# [Saved entries]
____________________

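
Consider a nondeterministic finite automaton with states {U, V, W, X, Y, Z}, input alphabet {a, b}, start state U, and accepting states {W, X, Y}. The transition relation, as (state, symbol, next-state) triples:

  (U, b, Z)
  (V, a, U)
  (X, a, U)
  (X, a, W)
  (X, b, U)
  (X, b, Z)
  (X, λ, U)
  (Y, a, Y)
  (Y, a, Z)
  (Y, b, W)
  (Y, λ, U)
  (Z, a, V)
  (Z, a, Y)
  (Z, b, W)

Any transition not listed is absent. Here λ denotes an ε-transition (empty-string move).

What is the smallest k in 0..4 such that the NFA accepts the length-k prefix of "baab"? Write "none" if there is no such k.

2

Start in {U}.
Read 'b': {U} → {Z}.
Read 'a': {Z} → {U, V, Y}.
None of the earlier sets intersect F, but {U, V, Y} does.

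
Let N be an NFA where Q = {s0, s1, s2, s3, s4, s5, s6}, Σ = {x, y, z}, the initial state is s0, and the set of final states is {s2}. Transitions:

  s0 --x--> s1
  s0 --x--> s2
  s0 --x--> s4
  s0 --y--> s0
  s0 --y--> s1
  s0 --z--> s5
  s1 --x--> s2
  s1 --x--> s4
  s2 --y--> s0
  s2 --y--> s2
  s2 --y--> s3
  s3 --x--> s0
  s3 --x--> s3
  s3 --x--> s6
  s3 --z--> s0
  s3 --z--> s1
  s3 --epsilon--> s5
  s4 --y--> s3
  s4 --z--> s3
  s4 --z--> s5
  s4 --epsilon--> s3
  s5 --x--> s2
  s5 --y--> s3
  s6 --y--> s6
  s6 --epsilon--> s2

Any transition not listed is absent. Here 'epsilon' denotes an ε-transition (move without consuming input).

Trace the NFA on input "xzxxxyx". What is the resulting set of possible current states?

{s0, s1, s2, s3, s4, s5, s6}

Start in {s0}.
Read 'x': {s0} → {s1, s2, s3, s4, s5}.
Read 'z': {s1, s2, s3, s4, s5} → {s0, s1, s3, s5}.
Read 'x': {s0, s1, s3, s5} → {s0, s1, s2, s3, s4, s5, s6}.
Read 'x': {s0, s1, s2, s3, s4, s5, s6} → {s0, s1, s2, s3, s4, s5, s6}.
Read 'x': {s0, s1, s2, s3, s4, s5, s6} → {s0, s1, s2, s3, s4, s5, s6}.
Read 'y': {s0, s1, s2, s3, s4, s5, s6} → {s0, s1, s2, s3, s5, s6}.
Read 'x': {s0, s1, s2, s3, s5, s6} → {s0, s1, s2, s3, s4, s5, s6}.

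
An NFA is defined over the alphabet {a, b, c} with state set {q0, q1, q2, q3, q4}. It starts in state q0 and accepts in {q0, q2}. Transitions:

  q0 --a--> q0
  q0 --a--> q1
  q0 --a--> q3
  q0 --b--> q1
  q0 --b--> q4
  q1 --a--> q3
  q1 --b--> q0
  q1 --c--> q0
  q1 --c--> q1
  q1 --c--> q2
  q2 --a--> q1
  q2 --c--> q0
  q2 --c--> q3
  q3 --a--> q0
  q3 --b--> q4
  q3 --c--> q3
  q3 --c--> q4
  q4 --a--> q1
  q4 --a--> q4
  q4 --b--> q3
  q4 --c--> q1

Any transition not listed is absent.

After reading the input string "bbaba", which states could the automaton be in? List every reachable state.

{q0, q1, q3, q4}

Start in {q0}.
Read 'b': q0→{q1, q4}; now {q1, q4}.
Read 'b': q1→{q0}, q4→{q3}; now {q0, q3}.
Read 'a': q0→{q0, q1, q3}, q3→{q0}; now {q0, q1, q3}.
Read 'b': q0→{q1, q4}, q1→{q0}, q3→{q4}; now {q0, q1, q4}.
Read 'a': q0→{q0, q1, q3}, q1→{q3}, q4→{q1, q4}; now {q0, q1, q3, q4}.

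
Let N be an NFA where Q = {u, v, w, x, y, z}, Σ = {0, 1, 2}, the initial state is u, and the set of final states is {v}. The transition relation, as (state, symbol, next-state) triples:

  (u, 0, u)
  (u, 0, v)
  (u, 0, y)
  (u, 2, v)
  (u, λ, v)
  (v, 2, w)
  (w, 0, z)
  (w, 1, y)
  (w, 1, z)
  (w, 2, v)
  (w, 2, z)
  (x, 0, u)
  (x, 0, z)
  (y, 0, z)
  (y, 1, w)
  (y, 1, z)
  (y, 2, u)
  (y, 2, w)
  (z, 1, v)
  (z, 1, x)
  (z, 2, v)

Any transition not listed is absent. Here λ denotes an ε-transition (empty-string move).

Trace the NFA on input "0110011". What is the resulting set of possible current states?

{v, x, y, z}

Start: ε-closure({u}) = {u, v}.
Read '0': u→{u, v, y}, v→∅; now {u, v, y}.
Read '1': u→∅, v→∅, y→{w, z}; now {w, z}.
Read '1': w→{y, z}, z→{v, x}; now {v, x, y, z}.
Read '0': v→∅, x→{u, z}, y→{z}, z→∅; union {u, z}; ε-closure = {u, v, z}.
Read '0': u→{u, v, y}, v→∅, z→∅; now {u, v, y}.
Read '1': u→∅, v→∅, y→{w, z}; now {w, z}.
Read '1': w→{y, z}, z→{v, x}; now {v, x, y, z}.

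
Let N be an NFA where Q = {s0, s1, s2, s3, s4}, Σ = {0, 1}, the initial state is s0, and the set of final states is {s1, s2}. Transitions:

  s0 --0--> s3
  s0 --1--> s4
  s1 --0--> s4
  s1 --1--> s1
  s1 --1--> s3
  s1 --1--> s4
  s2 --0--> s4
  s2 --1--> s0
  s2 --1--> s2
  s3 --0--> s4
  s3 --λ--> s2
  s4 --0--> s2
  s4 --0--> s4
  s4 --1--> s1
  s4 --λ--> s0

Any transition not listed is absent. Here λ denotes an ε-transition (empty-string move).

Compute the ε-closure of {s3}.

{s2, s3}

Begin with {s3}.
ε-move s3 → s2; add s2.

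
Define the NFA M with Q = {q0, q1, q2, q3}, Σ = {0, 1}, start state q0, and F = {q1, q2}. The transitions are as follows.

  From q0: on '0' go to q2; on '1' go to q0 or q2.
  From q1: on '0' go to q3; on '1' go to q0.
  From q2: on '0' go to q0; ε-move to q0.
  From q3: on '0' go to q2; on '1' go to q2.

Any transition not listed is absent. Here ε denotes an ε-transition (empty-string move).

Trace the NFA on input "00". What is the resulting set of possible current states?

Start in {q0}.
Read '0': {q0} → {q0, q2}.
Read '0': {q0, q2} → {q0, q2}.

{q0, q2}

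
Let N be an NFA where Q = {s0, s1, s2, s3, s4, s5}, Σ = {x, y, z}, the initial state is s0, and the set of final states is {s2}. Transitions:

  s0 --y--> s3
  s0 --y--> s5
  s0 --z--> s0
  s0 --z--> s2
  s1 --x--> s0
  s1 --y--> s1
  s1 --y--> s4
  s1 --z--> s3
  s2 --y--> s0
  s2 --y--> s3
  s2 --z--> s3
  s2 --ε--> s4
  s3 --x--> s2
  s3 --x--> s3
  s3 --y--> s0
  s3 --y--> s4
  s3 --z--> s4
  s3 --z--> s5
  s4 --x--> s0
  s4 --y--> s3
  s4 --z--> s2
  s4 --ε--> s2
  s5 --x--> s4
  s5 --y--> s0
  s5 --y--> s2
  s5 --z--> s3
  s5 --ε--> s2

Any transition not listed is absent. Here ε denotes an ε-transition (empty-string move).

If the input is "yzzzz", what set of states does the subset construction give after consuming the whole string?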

____________________

# [Exercise details]
Among the entries above, copy exactly only the lines starting with the one containing "Compute the ε-closure" and going through the one containing "s1 --y--> s4", both ends included.

# [Output of the task]
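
Compute the ε-closure of {s3}.

{s2, s3}

Begin with {s3}.
ε-move s3 → s2; add s2.

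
Define the NFA M with Q = {q0, q1, q2, q3}, Σ = {0, 1}, start state q0, and F = {q1, q2}. The transitions are as follows.

  From q0: on '0' go to q2; on '1' go to q0 or q2.
  From q1: on '0' go to q3; on '1' go to q0.
  From q2: on '0' go to q0; ε-move to q0.
  From q3: on '0' go to q2; on '1' go to q2.

Any transition not listed is absent. Here ε denotes an ε-transition (empty-string move).

Trace the NFA on input "00". What is the resulting set of possible current states?

Start in {q0}.
Read '0': {q0} → {q0, q2}.
Read '0': {q0, q2} → {q0, q2}.

{q0, q2}

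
Let N be an NFA where Q = {s0, s1, s2, s3, s4, s5}, Σ = {x, y, z}, the initial state is s0, and the set of final states is {s2}. Transitions:

  s0 --y--> s3
  s0 --y--> s5
  s0 --z--> s0
  s0 --z--> s2
  s1 --x--> s0
  s1 --y--> s1
  s1 --y--> s4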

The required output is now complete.